(Collected data entries)
***
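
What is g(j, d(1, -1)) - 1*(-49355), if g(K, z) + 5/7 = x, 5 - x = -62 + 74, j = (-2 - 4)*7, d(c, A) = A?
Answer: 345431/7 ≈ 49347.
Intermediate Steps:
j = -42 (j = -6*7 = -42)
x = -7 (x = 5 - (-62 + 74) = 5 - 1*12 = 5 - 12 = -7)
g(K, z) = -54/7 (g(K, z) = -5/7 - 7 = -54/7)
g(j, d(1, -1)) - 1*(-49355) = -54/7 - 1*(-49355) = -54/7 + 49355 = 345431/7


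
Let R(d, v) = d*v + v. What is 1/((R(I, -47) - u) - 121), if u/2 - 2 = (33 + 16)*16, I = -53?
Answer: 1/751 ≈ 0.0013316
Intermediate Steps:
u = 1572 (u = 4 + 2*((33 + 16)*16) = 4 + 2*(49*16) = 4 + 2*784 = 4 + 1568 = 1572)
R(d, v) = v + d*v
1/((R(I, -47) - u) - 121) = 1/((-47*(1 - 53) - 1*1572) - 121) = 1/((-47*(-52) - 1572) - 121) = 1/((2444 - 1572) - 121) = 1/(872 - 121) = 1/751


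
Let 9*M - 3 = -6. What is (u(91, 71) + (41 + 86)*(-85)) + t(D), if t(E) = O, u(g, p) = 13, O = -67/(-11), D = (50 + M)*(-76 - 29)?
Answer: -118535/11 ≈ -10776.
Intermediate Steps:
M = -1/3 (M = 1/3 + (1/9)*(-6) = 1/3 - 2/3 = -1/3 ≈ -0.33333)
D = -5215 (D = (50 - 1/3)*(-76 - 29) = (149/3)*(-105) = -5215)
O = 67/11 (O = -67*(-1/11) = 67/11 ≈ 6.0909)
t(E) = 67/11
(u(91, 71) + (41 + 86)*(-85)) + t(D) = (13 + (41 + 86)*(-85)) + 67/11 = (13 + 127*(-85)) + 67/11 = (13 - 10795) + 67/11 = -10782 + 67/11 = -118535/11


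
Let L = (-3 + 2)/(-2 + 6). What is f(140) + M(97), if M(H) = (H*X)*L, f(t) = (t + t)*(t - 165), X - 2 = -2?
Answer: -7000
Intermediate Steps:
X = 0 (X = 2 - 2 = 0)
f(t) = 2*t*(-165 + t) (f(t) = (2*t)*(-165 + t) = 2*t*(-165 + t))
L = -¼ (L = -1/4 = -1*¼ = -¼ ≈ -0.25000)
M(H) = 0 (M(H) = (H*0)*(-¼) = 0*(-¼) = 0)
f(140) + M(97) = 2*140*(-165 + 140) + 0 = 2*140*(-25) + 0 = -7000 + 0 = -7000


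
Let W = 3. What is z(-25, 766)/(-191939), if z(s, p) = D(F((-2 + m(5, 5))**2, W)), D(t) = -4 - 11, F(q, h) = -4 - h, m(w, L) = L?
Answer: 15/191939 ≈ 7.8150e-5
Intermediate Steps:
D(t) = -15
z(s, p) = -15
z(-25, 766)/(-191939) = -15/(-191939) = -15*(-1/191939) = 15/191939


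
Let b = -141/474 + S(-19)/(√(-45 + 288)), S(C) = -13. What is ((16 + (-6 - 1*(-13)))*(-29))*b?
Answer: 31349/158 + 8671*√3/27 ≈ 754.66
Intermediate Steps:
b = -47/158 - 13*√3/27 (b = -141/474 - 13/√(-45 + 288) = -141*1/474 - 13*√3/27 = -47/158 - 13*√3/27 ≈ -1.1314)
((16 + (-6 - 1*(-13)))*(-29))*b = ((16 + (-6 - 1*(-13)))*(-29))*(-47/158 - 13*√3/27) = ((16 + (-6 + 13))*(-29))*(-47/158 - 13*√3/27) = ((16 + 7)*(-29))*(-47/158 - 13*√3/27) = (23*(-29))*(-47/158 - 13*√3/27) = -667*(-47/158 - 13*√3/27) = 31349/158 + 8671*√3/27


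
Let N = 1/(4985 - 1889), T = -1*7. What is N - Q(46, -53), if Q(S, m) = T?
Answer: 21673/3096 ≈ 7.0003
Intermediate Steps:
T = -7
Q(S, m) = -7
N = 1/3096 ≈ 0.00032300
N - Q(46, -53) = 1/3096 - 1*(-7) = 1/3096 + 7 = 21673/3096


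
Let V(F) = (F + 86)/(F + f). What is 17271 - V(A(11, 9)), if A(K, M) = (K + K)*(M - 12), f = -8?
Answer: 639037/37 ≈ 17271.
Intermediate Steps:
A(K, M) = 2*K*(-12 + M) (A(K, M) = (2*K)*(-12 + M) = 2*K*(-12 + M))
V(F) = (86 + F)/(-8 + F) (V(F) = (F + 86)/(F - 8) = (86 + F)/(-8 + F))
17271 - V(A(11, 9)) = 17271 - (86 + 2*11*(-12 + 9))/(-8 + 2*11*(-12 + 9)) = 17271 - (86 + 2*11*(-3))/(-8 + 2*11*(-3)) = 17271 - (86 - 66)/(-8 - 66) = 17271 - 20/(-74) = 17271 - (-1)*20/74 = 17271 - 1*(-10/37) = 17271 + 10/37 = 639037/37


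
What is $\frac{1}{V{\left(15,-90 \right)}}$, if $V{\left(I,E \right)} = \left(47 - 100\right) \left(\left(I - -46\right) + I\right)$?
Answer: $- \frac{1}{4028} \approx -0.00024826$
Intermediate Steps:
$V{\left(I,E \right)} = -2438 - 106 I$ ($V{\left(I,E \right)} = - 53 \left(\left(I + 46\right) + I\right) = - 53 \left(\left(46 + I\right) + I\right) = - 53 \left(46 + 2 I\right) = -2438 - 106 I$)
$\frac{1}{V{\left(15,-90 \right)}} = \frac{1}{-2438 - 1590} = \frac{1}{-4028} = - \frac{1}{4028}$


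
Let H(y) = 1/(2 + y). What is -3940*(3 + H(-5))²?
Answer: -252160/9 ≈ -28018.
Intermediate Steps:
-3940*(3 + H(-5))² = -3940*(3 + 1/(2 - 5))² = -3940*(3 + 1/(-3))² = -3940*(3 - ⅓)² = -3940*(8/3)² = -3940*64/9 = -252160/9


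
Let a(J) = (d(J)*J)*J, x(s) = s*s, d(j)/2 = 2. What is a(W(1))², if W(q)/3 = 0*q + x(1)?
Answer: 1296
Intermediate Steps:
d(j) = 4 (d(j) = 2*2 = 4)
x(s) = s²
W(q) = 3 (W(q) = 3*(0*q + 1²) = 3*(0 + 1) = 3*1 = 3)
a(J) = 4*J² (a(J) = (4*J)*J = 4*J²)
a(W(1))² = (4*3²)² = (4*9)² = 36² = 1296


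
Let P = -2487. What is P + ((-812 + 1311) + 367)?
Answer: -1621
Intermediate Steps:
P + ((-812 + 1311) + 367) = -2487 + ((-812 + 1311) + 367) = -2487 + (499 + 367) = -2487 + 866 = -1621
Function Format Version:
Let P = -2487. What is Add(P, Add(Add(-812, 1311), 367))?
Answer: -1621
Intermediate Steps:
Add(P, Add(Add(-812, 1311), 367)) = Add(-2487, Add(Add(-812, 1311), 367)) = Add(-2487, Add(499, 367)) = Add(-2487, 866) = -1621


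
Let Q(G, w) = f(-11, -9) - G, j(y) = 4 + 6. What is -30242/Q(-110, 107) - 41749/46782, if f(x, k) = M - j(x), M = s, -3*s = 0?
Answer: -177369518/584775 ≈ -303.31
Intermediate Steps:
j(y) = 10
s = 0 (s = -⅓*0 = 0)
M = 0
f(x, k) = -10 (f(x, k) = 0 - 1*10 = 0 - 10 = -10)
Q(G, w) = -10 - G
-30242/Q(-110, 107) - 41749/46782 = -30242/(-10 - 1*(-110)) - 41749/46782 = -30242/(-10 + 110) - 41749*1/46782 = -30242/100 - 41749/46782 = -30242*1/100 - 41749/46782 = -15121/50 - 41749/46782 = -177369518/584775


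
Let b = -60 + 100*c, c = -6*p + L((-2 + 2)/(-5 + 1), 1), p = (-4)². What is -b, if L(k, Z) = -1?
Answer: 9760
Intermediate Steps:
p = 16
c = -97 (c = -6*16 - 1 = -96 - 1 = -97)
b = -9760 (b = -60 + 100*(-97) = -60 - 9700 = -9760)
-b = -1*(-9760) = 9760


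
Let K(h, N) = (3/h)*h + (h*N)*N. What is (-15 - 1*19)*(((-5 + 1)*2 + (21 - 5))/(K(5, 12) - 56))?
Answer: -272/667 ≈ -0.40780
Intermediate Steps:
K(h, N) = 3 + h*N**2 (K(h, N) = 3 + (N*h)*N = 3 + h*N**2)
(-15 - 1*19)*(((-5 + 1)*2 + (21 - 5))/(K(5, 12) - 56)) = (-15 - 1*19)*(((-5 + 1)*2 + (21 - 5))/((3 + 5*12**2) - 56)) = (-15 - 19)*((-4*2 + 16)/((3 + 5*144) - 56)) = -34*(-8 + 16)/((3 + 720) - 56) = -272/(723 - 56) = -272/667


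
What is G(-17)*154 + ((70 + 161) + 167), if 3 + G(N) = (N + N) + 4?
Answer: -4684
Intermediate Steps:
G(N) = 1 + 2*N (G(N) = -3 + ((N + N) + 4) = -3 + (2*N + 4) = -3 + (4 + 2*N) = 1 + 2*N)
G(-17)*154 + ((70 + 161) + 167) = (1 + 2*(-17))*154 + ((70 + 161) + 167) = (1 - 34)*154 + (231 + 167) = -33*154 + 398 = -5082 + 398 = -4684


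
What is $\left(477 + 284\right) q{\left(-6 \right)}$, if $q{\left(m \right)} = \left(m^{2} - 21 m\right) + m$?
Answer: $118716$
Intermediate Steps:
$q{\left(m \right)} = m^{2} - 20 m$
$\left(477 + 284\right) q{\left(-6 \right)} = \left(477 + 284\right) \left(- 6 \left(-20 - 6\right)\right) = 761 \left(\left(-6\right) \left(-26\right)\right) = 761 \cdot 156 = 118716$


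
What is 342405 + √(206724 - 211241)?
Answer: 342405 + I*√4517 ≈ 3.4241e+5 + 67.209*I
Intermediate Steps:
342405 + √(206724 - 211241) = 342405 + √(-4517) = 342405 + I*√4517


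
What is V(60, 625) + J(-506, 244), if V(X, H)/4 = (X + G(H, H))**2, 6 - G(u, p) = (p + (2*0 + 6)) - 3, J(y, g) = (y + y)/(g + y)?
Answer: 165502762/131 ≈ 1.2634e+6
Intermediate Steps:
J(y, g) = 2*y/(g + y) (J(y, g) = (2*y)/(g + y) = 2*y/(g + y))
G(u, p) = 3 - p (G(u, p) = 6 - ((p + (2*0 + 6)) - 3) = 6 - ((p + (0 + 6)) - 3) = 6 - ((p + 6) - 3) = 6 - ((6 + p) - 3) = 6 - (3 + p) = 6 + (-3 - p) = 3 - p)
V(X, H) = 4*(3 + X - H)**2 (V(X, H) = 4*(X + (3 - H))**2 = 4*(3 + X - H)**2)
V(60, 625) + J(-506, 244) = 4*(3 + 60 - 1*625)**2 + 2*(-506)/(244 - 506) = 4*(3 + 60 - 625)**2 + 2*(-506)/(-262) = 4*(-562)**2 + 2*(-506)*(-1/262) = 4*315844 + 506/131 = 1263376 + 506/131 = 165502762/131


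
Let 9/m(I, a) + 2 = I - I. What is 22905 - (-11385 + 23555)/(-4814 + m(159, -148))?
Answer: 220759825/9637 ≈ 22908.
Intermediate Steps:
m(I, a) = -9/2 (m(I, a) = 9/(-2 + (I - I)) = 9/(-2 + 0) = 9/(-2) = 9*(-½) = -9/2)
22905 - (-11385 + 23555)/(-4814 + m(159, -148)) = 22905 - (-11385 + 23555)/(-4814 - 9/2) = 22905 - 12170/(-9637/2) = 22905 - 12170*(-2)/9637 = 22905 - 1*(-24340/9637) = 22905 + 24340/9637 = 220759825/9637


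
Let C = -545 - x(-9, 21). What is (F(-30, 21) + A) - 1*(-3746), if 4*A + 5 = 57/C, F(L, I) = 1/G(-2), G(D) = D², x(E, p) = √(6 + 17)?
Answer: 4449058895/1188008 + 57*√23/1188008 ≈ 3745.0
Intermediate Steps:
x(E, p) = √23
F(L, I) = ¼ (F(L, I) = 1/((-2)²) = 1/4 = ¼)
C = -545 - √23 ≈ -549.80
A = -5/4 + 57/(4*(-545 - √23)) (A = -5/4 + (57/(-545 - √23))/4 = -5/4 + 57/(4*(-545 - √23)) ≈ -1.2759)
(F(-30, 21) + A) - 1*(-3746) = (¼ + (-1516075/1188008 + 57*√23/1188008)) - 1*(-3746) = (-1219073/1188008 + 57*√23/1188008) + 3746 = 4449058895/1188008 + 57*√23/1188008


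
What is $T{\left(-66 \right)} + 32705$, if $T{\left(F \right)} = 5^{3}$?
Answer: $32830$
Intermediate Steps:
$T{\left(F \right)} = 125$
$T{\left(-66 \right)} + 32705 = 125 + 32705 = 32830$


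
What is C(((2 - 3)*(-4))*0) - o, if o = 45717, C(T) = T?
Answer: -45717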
***
Task to complete - Could you retype exactly the lines from the first one of the records through the line containing "Answer: 15/191939 ≈ 7.8150e-5", both included, and nothing more?

Output of the task -
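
What is g(j, d(1, -1)) - 1*(-49355), if g(K, z) + 5/7 = x, 5 - x = -62 + 74, j = (-2 - 4)*7, d(c, A) = A?
Answer: 345431/7 ≈ 49347.
Intermediate Steps:
j = -42 (j = -6*7 = -42)
x = -7 (x = 5 - (-62 + 74) = 5 - 1*12 = 5 - 12 = -7)
g(K, z) = -54/7 (g(K, z) = -5/7 - 7 = -54/7)
g(j, d(1, -1)) - 1*(-49355) = -54/7 - 1*(-49355) = -54/7 + 49355 = 345431/7


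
Let R(d, v) = d*v + v. What is 1/((R(I, -47) - u) - 121), if u/2 - 2 = (33 + 16)*16, I = -53?
Answer: 1/751 ≈ 0.0013316
Intermediate Steps:
u = 1572 (u = 4 + 2*((33 + 16)*16) = 4 + 2*(49*16) = 4 + 2*784 = 4 + 1568 = 1572)
R(d, v) = v + d*v
1/((R(I, -47) - u) - 121) = 1/((-47*(1 - 53) - 1*1572) - 121) = 1/((-47*(-52) - 1572) - 121) = 1/((2444 - 1572) - 121) = 1/(872 - 121) = 1/751


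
Let 9*M - 3 = -6. What is (u(91, 71) + (41 + 86)*(-85)) + t(D), if t(E) = O, u(g, p) = 13, O = -67/(-11), D = (50 + M)*(-76 - 29)?
Answer: -118535/11 ≈ -10776.
Intermediate Steps:
M = -1/3 (M = 1/3 + (1/9)*(-6) = 1/3 - 2/3 = -1/3 ≈ -0.33333)
D = -5215 (D = (50 - 1/3)*(-76 - 29) = (149/3)*(-105) = -5215)
O = 67/11 (O = -67*(-1/11) = 67/11 ≈ 6.0909)
t(E) = 67/11
(u(91, 71) + (41 + 86)*(-85)) + t(D) = (13 + (41 + 86)*(-85)) + 67/11 = (13 + 127*(-85)) + 67/11 = (13 - 10795) + 67/11 = -10782 + 67/11 = -118535/11


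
Let L = (-3 + 2)/(-2 + 6). What is f(140) + M(97), if M(H) = (H*X)*L, f(t) = (t + t)*(t - 165), X - 2 = -2?
Answer: -7000
Intermediate Steps:
X = 0 (X = 2 - 2 = 0)
f(t) = 2*t*(-165 + t) (f(t) = (2*t)*(-165 + t) = 2*t*(-165 + t))
L = -¼ (L = -1/4 = -1*¼ = -¼ ≈ -0.25000)
M(H) = 0 (M(H) = (H*0)*(-¼) = 0*(-¼) = 0)
f(140) + M(97) = 2*140*(-165 + 140) + 0 = 2*140*(-25) + 0 = -7000 + 0 = -7000


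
Let W = 3. What is z(-25, 766)/(-191939), if z(s, p) = D(F((-2 + m(5, 5))**2, W)), D(t) = -4 - 11, F(q, h) = -4 - h, m(w, L) = L?
Answer: 15/191939 ≈ 7.8150e-5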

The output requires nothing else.